● **DATA FOR ANALYSIS**
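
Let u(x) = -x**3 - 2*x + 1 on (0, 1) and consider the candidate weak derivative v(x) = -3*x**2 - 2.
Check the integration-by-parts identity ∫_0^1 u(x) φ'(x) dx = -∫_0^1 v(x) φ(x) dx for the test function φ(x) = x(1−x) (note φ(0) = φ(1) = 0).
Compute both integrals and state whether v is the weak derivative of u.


LHS = 29/60, RHS = 29/60. Yes, v = u' weakly.

u(x) = -x**3 - 2*x + 1, classical derivative u'(x) = -3*x**2 - 2.
φ(x) = x(1−x), so φ'(x) = 1 - 2*x.
Note φ(0) = φ(1) = 0, so the boundary term u·φ vanishes.
LHS = ∫_0^1 u(x) φ'(x) dx = ∫_0^1 (2*x^4 - x^3 + 4*x^2 - 4*x + 1) dx. Term by term:
  ∫_0^1 2*x^4 dx = 2/5;  ∫_0^1 -x^3 dx = -1/4;  ∫_0^1 4*x^2 dx = 4/3;
  ∫_0^1 -4*x dx = -2;  ∫_0^1 1 dx = 1.
Sum: 2/5 − 1/4 + 4/3 − 2 + 1 = 29/60.
So LHS = 29/60.
∫_0^1 v(x) φ(x) dx = ∫_0^1 (3*x^4 - 3*x^3 + 2*x^2 - 2*x) dx. Term by term:
  ∫_0^1 3*x^4 dx = 3/5;  ∫_0^1 -3*x^3 dx = -3/4;  ∫_0^1 2*x^2 dx = 2/3;
  ∫_0^1 -2*x dx = -1.
Sum: 3/5 − 3/4 + 2/3 − 1 = -29/60.
So RHS = -∫_0^1 v(x) φ(x) dx = 29/60.
LHS = RHS, so the identity holds for this test φ.
Moreover u is smooth here and v(x) = u'(x) = -3*x**2 - 2 pointwise, so the identity holds for every test function. Hence v is the weak derivative of u.


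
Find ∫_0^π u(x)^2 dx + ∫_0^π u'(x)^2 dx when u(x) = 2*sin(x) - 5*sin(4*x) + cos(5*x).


||u||_{H^1(0,π)}^2 = 2080/9 + 459*π/2

u'(x) = -5*sin(5*x) + 2*cos(x) - 20*cos(4*x).
Expand u² and (u')² and integrate term by term on (0, π), using: for integers n ≥ 1, ∫_0^π sin²(nx) dx = ∫_0^π cos²(nx) dx = π/2; for n ≠ n', ∫_0^π sin(nx)sin(n'x) dx = ∫_0^π cos(nx)cos(n'x) dx = 0; and by product-to-sum, ∫_0^π sin(nx)cos(n'x) dx = ½∫_0^π [sin((n+n')x) + sin((n−n')x)] dx, which is 0 when n+n' is even and 2n/(n²−n'²) when n+n' is odd (it need not vanish on (0, π)).
  u² squared terms: (-5)²·∫sin(4x)² dx = 25·π/2 = 25*π/2;  (2)²·∫sin(x)² dx = 4·π/2 = 2*π;  (1)²·∫cos(5x)² dx = 1·π/2 = π/2.
  u² cross terms: 2·(-5)·(2)·∫sin(4x)·sin(x) dx = -20·(0) = 0;  2·(-5)·(1)·∫sin(4x)·cos(5x) dx = -10·(-8/9) = 80/9;  2·(2)·(1)·∫sin(x)·cos(5x) dx = 4·(0) = 0.
  So ∫_0^π u² dx = 25*π/2 + 2*π + π/2 + 0 + 80/9 + 0 = 80/9 + 15*π.
  (u')² squared terms: (-20)²·∫cos(4x)² dx = 400·π/2 = 200*π;  (-5)²·∫sin(5x)² dx = 25·π/2 = 25*π/2;  (2)²·∫cos(x)² dx = 4·π/2 = 2*π.
  (u')² cross terms: 2·(-20)·(-5)·∫cos(4x)·sin(5x) dx = 200·(10/9) = 2000/9;  2·(-20)·(2)·∫cos(4x)·cos(x) dx = -80·(0) = 0;  2·(-5)·(2)·∫sin(5x)·cos(x) dx = -20·(0) = 0.
  So ∫_0^π (u')² dx = 200*π + 25*π/2 + 2*π + 2000/9 + 0 + 0 = 2000/9 + 429*π/2.
||u||_{H^1}^2 = (80/9 + 15*π) + (2000/9 + 429*π/2) = 2080/9 + 459*π/2.


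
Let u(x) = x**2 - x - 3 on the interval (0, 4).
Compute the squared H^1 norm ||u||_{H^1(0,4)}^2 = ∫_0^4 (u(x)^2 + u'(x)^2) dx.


||u||_{H^1}^2 = 1672/15

The H^1 norm (squared) on an interval (0, L) is
  ||u||_{H^1}^2 = ∫_0^L u(x)^2 dx + ∫_0^L u'(x)^2 dx.
Compute u'(x) = 2*x - 1.
Then u(x)^2 = x**4 - 2*x**3 - 5*x**2 + 6*x + 9 and u'(x)^2 = 4*x**2 - 4*x + 1.
Integrate each monomial from 0 to 4 using ∫_0^4 c·x^n dx = c·4^(n+1)/(n+1):
  ∫_0^4 u(x)^2 dx = ∫_0^4 (x^4 - 2*x^3 - 5*x^2 + 6*x + 9) dx. Term by term:
    ∫_0^4 x^4 dx = 1024/5;  ∫_0^4 -2*x^3 dx = -128;  ∫_0^4 -5*x^2 dx = -320/3;
    ∫_0^4 6*x dx = 48;  ∫_0^4 9 dx = 36.
  Sum: 1024/5 − 128 − 320/3 + 48 + 36 = 812/15.
  ∫_0^4 u'(x)^2 dx = ∫_0^4 (4*x^2 - 4*x + 1) dx. Term by term:
    ∫_0^4 4*x^2 dx = 256/3;  ∫_0^4 -4*x dx = -32;  ∫_0^4 1 dx = 4.
  Sum: 256/3 − 32 + 4 = 172/3.
Adding: ||u||_{H^1}^2 = 812/15 + 172/3 = 1672/15.


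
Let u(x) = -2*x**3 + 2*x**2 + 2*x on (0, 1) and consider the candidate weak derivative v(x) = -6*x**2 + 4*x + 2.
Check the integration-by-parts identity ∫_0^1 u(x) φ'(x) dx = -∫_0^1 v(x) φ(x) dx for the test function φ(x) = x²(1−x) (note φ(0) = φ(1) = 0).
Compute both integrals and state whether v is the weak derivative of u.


LHS = -1/6, RHS = -1/6. Yes, v = u' weakly.

u(x) = -2*x**3 + 2*x**2 + 2*x, classical derivative u'(x) = -6*x**2 + 4*x + 2.
φ(x) = x²(1−x), so φ'(x) = x*(2 - 3*x).
Note φ(0) = φ(1) = 0, so the boundary term u·φ vanishes.
LHS = ∫_0^1 u(x) φ'(x) dx = ∫_0^1 (6*x^5 - 10*x^4 - 2*x^3 + 4*x^2) dx. Term by term:
  ∫_0^1 6*x^5 dx = 1;  ∫_0^1 -10*x^4 dx = -2;  ∫_0^1 -2*x^3 dx = -1/2;
  ∫_0^1 4*x^2 dx = 4/3.
Sum: 1 − 2 − 1/2 + 4/3 = -1/6.
So LHS = -1/6.
∫_0^1 v(x) φ(x) dx = ∫_0^1 (6*x^5 - 10*x^4 + 2*x^3 + 2*x^2) dx. Term by term:
  ∫_0^1 6*x^5 dx = 1;  ∫_0^1 -10*x^4 dx = -2;  ∫_0^1 2*x^3 dx = 1/2;
  ∫_0^1 2*x^2 dx = 2/3.
Sum: 1 − 2 + 1/2 + 2/3 = 1/6.
So RHS = -∫_0^1 v(x) φ(x) dx = -1/6.
LHS = RHS, so the identity holds for this test φ.
Moreover u is smooth here and v(x) = u'(x) = -6*x**2 + 4*x + 2 pointwise, so the identity holds for every test function. Hence v is the weak derivative of u.


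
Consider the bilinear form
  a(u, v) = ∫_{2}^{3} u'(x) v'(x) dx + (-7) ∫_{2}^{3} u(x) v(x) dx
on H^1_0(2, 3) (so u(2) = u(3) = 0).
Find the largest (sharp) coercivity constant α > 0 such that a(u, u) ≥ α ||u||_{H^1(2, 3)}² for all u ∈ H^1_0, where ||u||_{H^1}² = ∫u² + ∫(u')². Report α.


α = (-7 + π^2)/(1 + π^2)

Coercivity of a(·,·) on H^1_0(2, 3) means a(u, u) ≥ α ||u||_{H^1}² for every u ∈ H^1_0.
The interval has length L = 1, and Poincaré/coercivity depend only on L. Here a(u, u) = ∫(u')² + (-7)·∫u².
Here c = -7 < 0 with |c| < (π/L)² = π^2, so coercivity still holds. The condition a(u,u) ≥ α||u||_{H^1}² reads (1−α)∫(u')² ≥ (α−c)∫u². Any admissible α is ≤ 1 (rapidly oscillating u have ∫u²/∫(u')² → 0), and α = 1 would force 0 ≥ (1−c)∫u², impossible since c < 1; so 1−α > 0. By the sharp Poincaré inequality on H^1_0 of an interval of length L, ∫(u')² ≥ (π/L)²∫u² with equality for the first sine mode sin(π(x−x₀)/L) (x₀ the left endpoint), so the inequality holds for all u iff (1−α)(π/L)² ≥ α − c, i.e. α ≤ ((π/L)² + c)/((π/L)² + 1) = (1 + c(L/π)²)/(1 + (L/π)²). (Direct route, valid since c ≤ 0: Poincaré gives c∫u² ≥ c(L/π)²∫(u')², so a(u,u) ≥ (1 + c(L/π)²)∫(u')², while ||u||_{H^1}² ≤ (1 + (L/π)²)∫(u')²; dividing yields the same α.) With (π/L)² = π^2 and c = -7, the largest admissible constant is α = ((π/L)² + c)/((π/L)² + 1).
Simplifying, α = (-7 + π^2)/(1 + π^2).


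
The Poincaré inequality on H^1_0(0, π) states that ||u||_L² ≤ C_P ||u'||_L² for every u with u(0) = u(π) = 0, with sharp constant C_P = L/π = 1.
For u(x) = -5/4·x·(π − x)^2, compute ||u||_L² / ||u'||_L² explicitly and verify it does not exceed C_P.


||u||_L² / ||u'||_L² = sqrt(14)*π/14 < C_P = 1.

u(x) = -5/4·x·(π − x)^2, so u'(x) = 5*(π - 3*x)*(x - π)/4.
u(x) = -5/4·x·(π − x)^2 vanishes at x = 0 and x = π, so u ∈ H^1_0(0, π). Differentiate via the product rule and integrate the resulting polynomials term by term.
  ∫_0^π u² dx = ∫_0^π (25*x^6/16 - 25*π*x^5/4 + 75*π^2*x^4/8 - 25*π^3*x^3/4 + 25*π^4*x^2/16) dx. Term by term:
    ∫_0^π 25*x^6/16 dx = 25*π^7/112;  ∫_0^π -25*π*x^5/4 dx = -25*π^7/24;  ∫_0^π 75*π^2*x^4/8 dx = 15*π^7/8;
    ∫_0^π -25*π^3*x^3/4 dx = -25*π^7/16;  ∫_0^π 25*π^4*x^2/16 dx = 25*π^7/48.
  Sum: 25*π^7/112 − 25*π^7/24 + 15*π^7/8 − 25*π^7/16 + 25*π^7/48 = 5*π^7/336.
  ∫_0^π (u')² dx = ∫_0^π (225*x^4/16 - 75*π*x^3/2 + 275*π^2*x^2/8 - 25*π^3*x/2 + 25*π^4/16) dx. Term by term:
    ∫_0^π 225*x^4/16 dx = 45*π^5/16;  ∫_0^π -75*π*x^3/2 dx = -75*π^5/8;  ∫_0^π 275*π^2*x^2/8 dx = 275*π^5/24;
    ∫_0^π -25*π^3*x/2 dx = -25*π^5/4;  ∫_0^π 25*π^4/16 dx = 25*π^5/16.
  Sum: 45*π^5/16 − 75*π^5/8 + 275*π^5/24 − 25*π^5/4 + 25*π^5/16 = 5*π^5/24.
∫_0^π u² dx = 5*π^7/336, so ||u||_L² = sqrt(105)*π^(7/2)/84.
∫_0^π (u')² dx = 5*π^5/24, so ||u'||_L² = sqrt(30)*π^(5/2)/12.
Ratio ||u||_L² / ||u'||_L² = sqrt(14)*π/14.
Sharp Poincaré constant on H^1_0(0, π) is C_P = L/π = 1, achieved by sin(x).
A polynomial bump cannot attain the sharp Poincaré constant (only the first sine eigenfunction does), so the ratio is strictly less than C_P, consistent with ||u||_L² ≤ C_P ||u'||_L².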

● **EXERCISE DESCRIPTION**
Scan the data above, please, and give the number of lines where the word "parts" occurs, with no further text.

● **ANSWER TO THIS EXERCISE**
2